[Saved entries]
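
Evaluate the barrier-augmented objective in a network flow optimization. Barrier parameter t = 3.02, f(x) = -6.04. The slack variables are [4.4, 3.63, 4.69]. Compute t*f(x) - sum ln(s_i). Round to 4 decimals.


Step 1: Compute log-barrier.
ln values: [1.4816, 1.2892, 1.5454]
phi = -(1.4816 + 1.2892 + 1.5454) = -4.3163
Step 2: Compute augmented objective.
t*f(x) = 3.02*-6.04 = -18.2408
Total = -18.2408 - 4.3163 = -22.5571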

EXERCISE INSTRUCTIONS - Repeat all of the data exactly as given.

RESULT OF THIS TASK -
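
Evaluate the barrier-augmented objective in a network flow optimization. Barrier parameter t = 3.02, f(x) = -6.04. The slack variables are [4.4, 3.63, 4.69]. Compute t*f(x) - sum ln(s_i). Round to 4 decimals.


Step 1: Compute log-barrier.
ln values: [1.4816, 1.2892, 1.5454]
phi = -(1.4816 + 1.2892 + 1.5454) = -4.3163
Step 2: Compute augmented objective.
t*f(x) = 3.02*-6.04 = -18.2408
Total = -18.2408 - 4.3163 = -22.5571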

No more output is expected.